_Task objective_:
The reply has to be a number alone, equal to how many lines in the entries below hold the string "partially".

>>>>

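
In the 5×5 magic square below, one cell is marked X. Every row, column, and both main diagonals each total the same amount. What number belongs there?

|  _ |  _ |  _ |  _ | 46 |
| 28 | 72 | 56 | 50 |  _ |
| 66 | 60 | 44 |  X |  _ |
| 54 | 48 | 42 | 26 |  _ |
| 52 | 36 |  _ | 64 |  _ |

38

Anti-diagonal is complete and sums to 240; that is the magic constant.
From row 2, 240 − (28 + 72 + 56 + 50) gives (2,5) = 34.
Using row 4: 54 + 48 + 42 + 26 + ? → (4,5) = 240 − 170 = 70.
Column 1 must total 240; the given cells sum to 200, so (1,1) = 40.
The remaining cell in column 2 is (1,2) = 240 − 216 = 24.
From main diagonal, 240 − (40 + 72 + 44 + 26) gives (5,5) = 58.
Using row 5: 52 + 36 + 64 + 58 + ? → (5,3) = 240 − 210 = 30.
Column 3 needs 240; the known cells sum to 172, so (1,3) = 68.
Column 5 must total 240; the given cells sum to 208, so (3,5) = 32.
Row 1 needs 240; the known cells sum to 178, so (1,4) = 62.
Row 3 needs 240; the known cells sum to 202, so (3,4) = 38.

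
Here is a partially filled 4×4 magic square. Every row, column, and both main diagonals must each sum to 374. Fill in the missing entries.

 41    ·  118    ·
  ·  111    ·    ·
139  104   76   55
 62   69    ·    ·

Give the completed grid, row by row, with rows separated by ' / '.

Column 1: 41 + 139 + 62 + ? = 374, so (2,1) = 132.
Column 2 needs 374; the known cells sum to 284, so (1,2) = 90.
The remaining cell in main diagonal is (4,4) = 374 − 228 = 146.
From row 1, 374 − (41 + 90 + 118) gives (1,4) = 125.
Row 4: 62 + 69 + 146 + ? = 374, so (4,3) = 97.
Column 3: 118 + 76 + 97 + ? = 374, so (2,3) = 83.
Column 4: 125 + 55 + 146 + ? = 374, so (2,4) = 48.

41 90 118 125 / 132 111 83 48 / 139 104 76 55 / 62 69 97 146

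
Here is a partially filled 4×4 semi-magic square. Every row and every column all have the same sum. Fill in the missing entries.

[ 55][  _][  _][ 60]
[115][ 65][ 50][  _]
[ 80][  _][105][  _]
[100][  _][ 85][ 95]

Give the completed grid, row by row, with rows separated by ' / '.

Column 1 is already complete: 55 + 115 + 80 + 100 = 350, so that is the magic constant.
Row 2: 115 + 65 + 50 + ? = 350, so (2,4) = 120.
Using row 4: 100 + 85 + 95 + ? → (4,2) = 350 − 280 = 70.
Column 3 must total 350; the given cells sum to 240, so (1,3) = 110.
Using column 4: 60 + 120 + 95 + ? → (3,4) = 350 − 275 = 75.
Using row 1: 55 + 110 + 60 + ? → (1,2) = 350 − 225 = 125.
The remaining cell in row 3 is (3,2) = 350 − 260 = 90.

55 125 110 60 / 115 65 50 120 / 80 90 105 75 / 100 70 85 95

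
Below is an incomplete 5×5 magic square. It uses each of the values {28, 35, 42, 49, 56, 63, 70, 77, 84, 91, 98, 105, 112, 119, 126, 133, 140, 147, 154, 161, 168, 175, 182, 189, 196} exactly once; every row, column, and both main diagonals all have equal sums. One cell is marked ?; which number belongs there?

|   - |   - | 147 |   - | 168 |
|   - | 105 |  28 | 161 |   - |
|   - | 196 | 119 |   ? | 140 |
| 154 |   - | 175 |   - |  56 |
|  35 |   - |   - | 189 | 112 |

42

The 25 entries sum to 2800, so each line sums to 2800/5 = 560.
The remaining cell in column 3 is (5,3) = 560 − 469 = 91.
Column 5: 168 + 140 + 56 + 112 + ? = 560, so (2,5) = 84.
From anti-diagonal, 560 − (168 + 161 + 119 + 35) gives (4,2) = 77.
From row 2, 560 − (105 + 28 + 161 + 84) gives (2,1) = 182.
Row 4 needs 560; the known cells sum to 462, so (4,4) = 98.
The remaining cell in row 5 is (5,2) = 560 − 427 = 133.
From column 2, 560 − (105 + 196 + 77 + 133) gives (1,2) = 49.
From main diagonal, 560 − (105 + 119 + 98 + 112) gives (1,1) = 126.
Row 1 needs 560; the known cells sum to 490, so (1,4) = 70.
From column 1, 560 − (126 + 182 + 154 + 35) gives (3,1) = 63.
The remaining cell in column 4 is (3,4) = 560 − 518 = 42.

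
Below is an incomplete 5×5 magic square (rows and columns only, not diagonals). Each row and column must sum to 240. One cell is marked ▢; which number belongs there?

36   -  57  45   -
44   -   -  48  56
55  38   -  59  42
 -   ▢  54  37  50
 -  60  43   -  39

Row 3: 55 + 38 + 59 + 42 + ? = 240, so (3,3) = 46.
Column 3 needs 240; the known cells sum to 200, so (2,3) = 40.
Column 4: 45 + 48 + 59 + 37 + ? = 240, so (5,4) = 51.
Column 5 must total 240; the given cells sum to 187, so (1,5) = 53.
The remaining cell in row 1 is (1,2) = 240 − 191 = 49.
The remaining cell in row 2 is (2,2) = 240 − 188 = 52.
Row 5: 60 + 43 + 51 + 39 + ? = 240, so (5,1) = 47.
The remaining cell in column 1 is (4,1) = 240 − 182 = 58.
Column 2 needs 240; the known cells sum to 199, so (4,2) = 41.

41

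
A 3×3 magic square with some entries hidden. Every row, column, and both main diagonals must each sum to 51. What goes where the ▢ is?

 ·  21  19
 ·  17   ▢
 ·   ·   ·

Using row 1: 21 + 19 + ? → (1,1) = 51 − 40 = 11.
The remaining cell in column 2 is (3,2) = 51 − 38 = 13.
From main diagonal, 51 − (11 + 17) gives (3,3) = 23.
From anti-diagonal, 51 − (19 + 17) gives (3,1) = 15.
Column 1: 11 + 15 + ? = 51, so (2,1) = 25.
Using column 3: 19 + 23 + ? → (2,3) = 51 − 42 = 9.

9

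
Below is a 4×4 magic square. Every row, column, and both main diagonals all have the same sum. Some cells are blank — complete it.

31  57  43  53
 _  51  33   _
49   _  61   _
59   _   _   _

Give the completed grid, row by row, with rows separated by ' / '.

Row 1 is already complete: 31 + 57 + 43 + 53 = 184, so that is the magic constant.
Using column 1: 31 + 49 + 59 + ? → (2,1) = 184 − 139 = 45.
Column 3 must total 184; the given cells sum to 137, so (4,3) = 47.
The remaining cell in main diagonal is (4,4) = 184 − 143 = 41.
Anti-diagonal: 53 + 33 + 59 + ? = 184, so (3,2) = 39.
The remaining cell in row 2 is (2,4) = 184 − 129 = 55.
Row 3 needs 184; the known cells sum to 149, so (3,4) = 35.
The remaining cell in row 4 is (4,2) = 184 − 147 = 37.

31 57 43 53 / 45 51 33 55 / 49 39 61 35 / 59 37 47 41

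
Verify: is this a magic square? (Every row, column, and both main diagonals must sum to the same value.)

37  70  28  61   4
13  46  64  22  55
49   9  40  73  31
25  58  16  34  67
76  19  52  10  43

Row 1: 37 + 70 + 28 + 61 + 4 = 200.
Row 2: 13 + 46 + 64 + 22 + 55 = 200.
Row 3: 49 + 9 + 40 + 73 + 31 = 202.
Row 4: 25 + 58 + 16 + 34 + 67 = 200.
Row 5: 76 + 19 + 52 + 10 + 43 = 200.
Column 1: 37 + 13 + 49 + 25 + 76 = 200.
Column 2: 70 + 46 + 9 + 58 + 19 = 202.
Column 3: 28 + 64 + 40 + 16 + 52 = 200.
Column 4: 61 + 22 + 73 + 34 + 10 = 200.
Column 5: 4 + 55 + 31 + 67 + 43 = 200.
Main diagonal: 37 + 46 + 40 + 34 + 43 = 200.
Anti-diagonal: 4 + 22 + 40 + 58 + 76 = 200.

No — row 3 sums to 202 but row 2 sums to 200.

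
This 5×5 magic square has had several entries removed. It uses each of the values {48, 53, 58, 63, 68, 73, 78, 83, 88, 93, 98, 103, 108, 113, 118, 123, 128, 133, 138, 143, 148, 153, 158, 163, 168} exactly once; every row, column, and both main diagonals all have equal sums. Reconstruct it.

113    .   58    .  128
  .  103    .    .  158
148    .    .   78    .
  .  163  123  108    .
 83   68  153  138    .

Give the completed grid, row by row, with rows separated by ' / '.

113 73 58 168 128 / 143 103 88 48 158 / 148 133 118 78 63 / 53 163 123 108 93 / 83 68 153 138 98

The 25 entries sum to 2700, so each line sums to 2700/5 = 540.
Row 5: 83 + 68 + 153 + 138 + ? = 540, so (5,5) = 98.
Main diagonal needs 540; the known cells sum to 422, so (3,3) = 118.
Using anti-diagonal: 128 + 118 + 163 + 83 + ? → (2,4) = 540 − 492 = 48.
Using column 3: 58 + 118 + 123 + 153 + ? → (2,3) = 540 − 452 = 88.
Using column 4: 48 + 78 + 108 + 138 + ? → (1,4) = 540 − 372 = 168.
Row 1: 113 + 58 + 168 + 128 + ? = 540, so (1,2) = 73.
The remaining cell in row 2 is (2,1) = 540 − 397 = 143.
The remaining cell in column 1 is (4,1) = 540 − 487 = 53.
Using column 2: 73 + 103 + 163 + 68 + ? → (3,2) = 540 − 407 = 133.
Using row 3: 148 + 133 + 118 + 78 + ? → (3,5) = 540 − 477 = 63.
Row 4 needs 540; the known cells sum to 447, so (4,5) = 93.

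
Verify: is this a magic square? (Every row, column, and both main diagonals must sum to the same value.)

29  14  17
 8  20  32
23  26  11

Row 1: 29 + 14 + 17 = 60.
Row 2: 8 + 20 + 32 = 60.
Row 3: 23 + 26 + 11 = 60.
Column 1: 29 + 8 + 23 = 60.
Column 2: 14 + 20 + 26 = 60.
Column 3: 17 + 32 + 11 = 60.
Main diagonal: 29 + 20 + 11 = 60.
Anti-diagonal: 17 + 20 + 23 = 60.
All lines sum to 60.

Yes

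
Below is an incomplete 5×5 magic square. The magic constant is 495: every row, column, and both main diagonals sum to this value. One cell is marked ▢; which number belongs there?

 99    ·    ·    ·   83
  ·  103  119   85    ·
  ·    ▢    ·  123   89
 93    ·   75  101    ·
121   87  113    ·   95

Row 5 needs 495; the known cells sum to 416, so (5,4) = 79.
Column 4 must total 495; the given cells sum to 388, so (1,4) = 107.
Main diagonal must total 495; the given cells sum to 398, so (3,3) = 97.
From anti-diagonal, 495 − (83 + 85 + 97 + 121) gives (4,2) = 109.
Using row 4: 93 + 109 + 75 + 101 + ? → (4,5) = 495 − 378 = 117.
Column 3 needs 495; the known cells sum to 404, so (1,3) = 91.
Column 5 must total 495; the given cells sum to 384, so (2,5) = 111.
The remaining cell in row 1 is (1,2) = 495 − 380 = 115.
Using row 2: 103 + 119 + 85 + 111 + ? → (2,1) = 495 − 418 = 77.
Column 1 needs 495; the known cells sum to 390, so (3,1) = 105.
Column 2 needs 495; the known cells sum to 414, so (3,2) = 81.

81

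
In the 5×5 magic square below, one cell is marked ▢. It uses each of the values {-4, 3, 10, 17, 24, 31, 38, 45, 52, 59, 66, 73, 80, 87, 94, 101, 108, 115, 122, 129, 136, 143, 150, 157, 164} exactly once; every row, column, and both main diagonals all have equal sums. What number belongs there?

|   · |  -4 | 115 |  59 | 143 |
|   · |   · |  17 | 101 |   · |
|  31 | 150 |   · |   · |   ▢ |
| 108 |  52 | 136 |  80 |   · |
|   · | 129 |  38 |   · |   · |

The 25 entries sum to 2000, so each line sums to 2000/5 = 400.
Row 1 must total 400; the given cells sum to 313, so (1,1) = 87.
Row 4 needs 400; the known cells sum to 376, so (4,5) = 24.
Column 2 needs 400; the known cells sum to 327, so (2,2) = 73.
From column 3, 400 − (115 + 17 + 136 + 38) gives (3,3) = 94.
The remaining cell in main diagonal is (5,5) = 400 − 334 = 66.
From anti-diagonal, 400 − (143 + 101 + 94 + 52) gives (5,1) = 10.
From row 5, 400 − (10 + 129 + 38 + 66) gives (5,4) = 157.
Column 1 needs 400; the known cells sum to 236, so (2,1) = 164.
Using column 4: 59 + 101 + 80 + 157 + ? → (3,4) = 400 − 397 = 3.
Row 2: 164 + 73 + 17 + 101 + ? = 400, so (2,5) = 45.
From row 3, 400 − (31 + 150 + 94 + 3) gives (3,5) = 122.

122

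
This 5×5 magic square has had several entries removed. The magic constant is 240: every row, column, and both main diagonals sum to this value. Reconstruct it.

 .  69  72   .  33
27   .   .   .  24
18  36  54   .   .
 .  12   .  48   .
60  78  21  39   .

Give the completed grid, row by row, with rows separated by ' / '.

Row 5 must total 240; the given cells sum to 198, so (5,5) = 42.
Column 2: 69 + 36 + 12 + 78 + ? = 240, so (2,2) = 45.
Main diagonal: 45 + 54 + 48 + 42 + ? = 240, so (1,1) = 51.
Using anti-diagonal: 33 + 54 + 12 + 60 + ? → (2,4) = 240 − 159 = 81.
Row 1: 51 + 69 + 72 + 33 + ? = 240, so (1,4) = 15.
The remaining cell in row 2 is (2,3) = 240 − 177 = 63.
Using column 1: 51 + 27 + 18 + 60 + ? → (4,1) = 240 − 156 = 84.
Column 3 must total 240; the given cells sum to 210, so (4,3) = 30.
From column 4, 240 − (15 + 81 + 48 + 39) gives (3,4) = 57.
Row 3: 18 + 36 + 54 + 57 + ? = 240, so (3,5) = 75.
Row 4: 84 + 12 + 30 + 48 + ? = 240, so (4,5) = 66.

51 69 72 15 33 / 27 45 63 81 24 / 18 36 54 57 75 / 84 12 30 48 66 / 60 78 21 39 42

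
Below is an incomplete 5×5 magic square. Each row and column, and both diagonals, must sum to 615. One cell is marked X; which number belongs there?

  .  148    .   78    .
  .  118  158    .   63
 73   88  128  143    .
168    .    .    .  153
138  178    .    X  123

From row 3, 615 − (73 + 88 + 128 + 143) gives (3,5) = 183.
Column 2 needs 615; the known cells sum to 532, so (4,2) = 83.
From column 5, 615 − (63 + 183 + 153 + 123) gives (1,5) = 93.
The remaining cell in anti-diagonal is (2,4) = 615 − 442 = 173.
Row 2 must total 615; the given cells sum to 512, so (2,1) = 103.
Column 1 needs 615; the known cells sum to 482, so (1,1) = 133.
From main diagonal, 615 − (133 + 118 + 128 + 123) gives (4,4) = 113.
The remaining cell in row 1 is (1,3) = 615 − 452 = 163.
From row 4, 615 − (168 + 83 + 113 + 153) gives (4,3) = 98.
Column 3 must total 615; the given cells sum to 547, so (5,3) = 68.
The remaining cell in column 4 is (5,4) = 615 − 507 = 108.

108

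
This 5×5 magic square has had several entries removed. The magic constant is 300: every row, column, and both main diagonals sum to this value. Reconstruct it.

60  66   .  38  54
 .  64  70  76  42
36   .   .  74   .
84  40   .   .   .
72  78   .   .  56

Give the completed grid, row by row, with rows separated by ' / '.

From row 1, 300 − (60 + 66 + 38 + 54) gives (1,3) = 82.
Row 2 must total 300; the given cells sum to 252, so (2,1) = 48.
Column 2: 66 + 64 + 40 + 78 + ? = 300, so (3,2) = 52.
The remaining cell in anti-diagonal is (3,3) = 300 − 242 = 58.
The remaining cell in row 3 is (3,5) = 300 − 220 = 80.
Column 5 needs 300; the known cells sum to 232, so (4,5) = 68.
From main diagonal, 300 − (60 + 64 + 58 + 56) gives (4,4) = 62.
The remaining cell in row 4 is (4,3) = 300 − 254 = 46.
Column 3 needs 300; the known cells sum to 256, so (5,3) = 44.
Column 4 needs 300; the known cells sum to 250, so (5,4) = 50.

60 66 82 38 54 / 48 64 70 76 42 / 36 52 58 74 80 / 84 40 46 62 68 / 72 78 44 50 56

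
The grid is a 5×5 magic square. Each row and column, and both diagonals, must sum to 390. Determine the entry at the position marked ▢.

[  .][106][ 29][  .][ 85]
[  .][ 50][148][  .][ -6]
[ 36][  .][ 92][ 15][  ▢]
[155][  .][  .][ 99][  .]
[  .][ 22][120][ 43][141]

113

The remaining cell in row 5 is (5,1) = 390 − 326 = 64.
Column 3 must total 390; the given cells sum to 389, so (4,3) = 1.
Using main diagonal: 50 + 92 + 99 + 141 + ? → (1,1) = 390 − 382 = 8.
Using row 1: 8 + 106 + 29 + 85 + ? → (1,4) = 390 − 228 = 162.
From column 1, 390 − (8 + 36 + 155 + 64) gives (2,1) = 127.
Column 4 needs 390; the known cells sum to 319, so (2,4) = 71.
Using anti-diagonal: 85 + 71 + 92 + 64 + ? → (4,2) = 390 − 312 = 78.
Row 4: 155 + 78 + 1 + 99 + ? = 390, so (4,5) = 57.
The remaining cell in column 2 is (3,2) = 390 − 256 = 134.
From column 5, 390 − (85 + (-6) + 57 + 141) gives (3,5) = 113.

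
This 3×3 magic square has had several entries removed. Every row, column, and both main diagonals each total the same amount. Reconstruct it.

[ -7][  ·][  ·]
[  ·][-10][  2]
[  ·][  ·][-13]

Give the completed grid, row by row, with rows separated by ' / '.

Main diagonal is already complete: -7 + -10 + -13 = -30, so that is the magic constant.
Row 2: -10 + 2 + ? = -30, so (2,1) = -22.
From column 1, -30 − (-7 + (-22)) gives (3,1) = -1.
From column 3, -30 − (2 + (-13)) gives (1,3) = -19.
Row 1 needs -30; the known cells sum to -26, so (1,2) = -4.
The remaining cell in row 3 is (3,2) = -30 − (-14) = -16.

-7 -4 -19 / -22 -10 2 / -1 -16 -13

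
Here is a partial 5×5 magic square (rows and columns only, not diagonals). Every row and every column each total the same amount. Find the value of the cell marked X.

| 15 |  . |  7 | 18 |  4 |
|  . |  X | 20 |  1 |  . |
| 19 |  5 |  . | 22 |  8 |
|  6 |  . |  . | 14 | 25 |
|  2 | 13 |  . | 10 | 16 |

Column 4 is complete and sums to 65; that is the magic constant.
From row 1, 65 − (15 + 7 + 18 + 4) gives (1,2) = 21.
Row 3 needs 65; the known cells sum to 54, so (3,3) = 11.
Using row 5: 2 + 13 + 10 + 16 + ? → (5,3) = 65 − 41 = 24.
Column 1: 15 + 19 + 6 + 2 + ? = 65, so (2,1) = 23.
Column 3: 7 + 20 + 11 + 24 + ? = 65, so (4,3) = 3.
Column 5 must total 65; the given cells sum to 53, so (2,5) = 12.
Row 2: 23 + 20 + 1 + 12 + ? = 65, so (2,2) = 9.

9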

<<<<

_Response_:
2